Return all the data, word for word.
#### Dataset records ####
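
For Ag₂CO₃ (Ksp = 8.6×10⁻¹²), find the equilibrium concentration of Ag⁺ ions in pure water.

Ag₂CO₃(s) ⇌ 2 Ag⁺(aq) + CO₃²⁻(aq)
For each mole of Ag₂CO₃ that dissolves per liter, [Ag⁺] = 2s and [CO₃²⁻] = s; let s denote this solubility.
Ksp = [Ag⁺]^2[CO₃²⁻] = (2s)^2 · s = 4s^3 = 8.6×10⁻¹²
s = 1.3×10⁻⁴ M
[Ag⁺] = 2s = 2.6×10⁻⁴ M

2.6×10⁻⁴ M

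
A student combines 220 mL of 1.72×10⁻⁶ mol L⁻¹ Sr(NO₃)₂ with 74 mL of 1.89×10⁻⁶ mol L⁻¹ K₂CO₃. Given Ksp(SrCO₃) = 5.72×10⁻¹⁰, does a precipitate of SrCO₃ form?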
####
■ Solution below:
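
For Ag₂CO₃ (Ksp = 8.6×10⁻¹²), find the equilibrium concentration of Ag⁺ ions in pure water.

Ag₂CO₃(s) ⇌ 2 Ag⁺(aq) + CO₃²⁻(aq)
For each mole of Ag₂CO₃ that dissolves per liter, [Ag⁺] = 2s and [CO₃²⁻] = s; let s denote this solubility.
Ksp = [Ag⁺]^2[CO₃²⁻] = (2s)^2 · s = 4s^3 = 8.6×10⁻¹²
s = 1.3×10⁻⁴ M
[Ag⁺] = 2s = 2.6×10⁻⁴ M

2.6×10⁻⁴ M

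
A student combines 220 mL of 1.72×10⁻⁶ mol L⁻¹ Sr(NO₃)₂ with 74 mL of 1.89×10⁻⁶ mol L⁻¹ K₂CO₃. Given Ksp(SrCO₃) = 5.72×10⁻¹⁰, does a precipitate of SrCO₃ form?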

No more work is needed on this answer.